§ **What this task involves**: The expected response is a copy of every line in the entries below that includes the word "rules".

[Provided data]

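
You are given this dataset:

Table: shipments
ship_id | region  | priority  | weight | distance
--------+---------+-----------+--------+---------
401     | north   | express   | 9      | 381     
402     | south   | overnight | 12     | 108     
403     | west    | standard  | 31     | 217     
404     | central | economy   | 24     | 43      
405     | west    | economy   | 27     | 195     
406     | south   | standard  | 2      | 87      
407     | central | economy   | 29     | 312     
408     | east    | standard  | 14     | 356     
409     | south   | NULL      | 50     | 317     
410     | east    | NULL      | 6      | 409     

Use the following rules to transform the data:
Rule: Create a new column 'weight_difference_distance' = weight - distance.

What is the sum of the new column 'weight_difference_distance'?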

[/Provided data]
[Provided data]

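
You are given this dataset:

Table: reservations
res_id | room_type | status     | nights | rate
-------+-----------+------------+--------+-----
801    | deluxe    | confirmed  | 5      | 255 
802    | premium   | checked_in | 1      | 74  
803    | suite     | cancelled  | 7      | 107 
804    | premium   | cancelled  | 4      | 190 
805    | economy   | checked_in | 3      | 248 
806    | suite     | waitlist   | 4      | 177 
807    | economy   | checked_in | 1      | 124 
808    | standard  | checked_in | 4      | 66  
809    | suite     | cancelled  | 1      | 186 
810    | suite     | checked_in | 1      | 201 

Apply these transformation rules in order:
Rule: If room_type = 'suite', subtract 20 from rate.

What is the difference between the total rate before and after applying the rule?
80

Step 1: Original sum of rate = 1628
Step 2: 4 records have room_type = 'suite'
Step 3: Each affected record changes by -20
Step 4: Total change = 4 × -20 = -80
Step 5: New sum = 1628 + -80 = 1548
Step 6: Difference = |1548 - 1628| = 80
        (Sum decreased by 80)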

[/Provided data]

§ **Exercise response**:
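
Use the following rules to transform the data:
Apply these transformation rules in order: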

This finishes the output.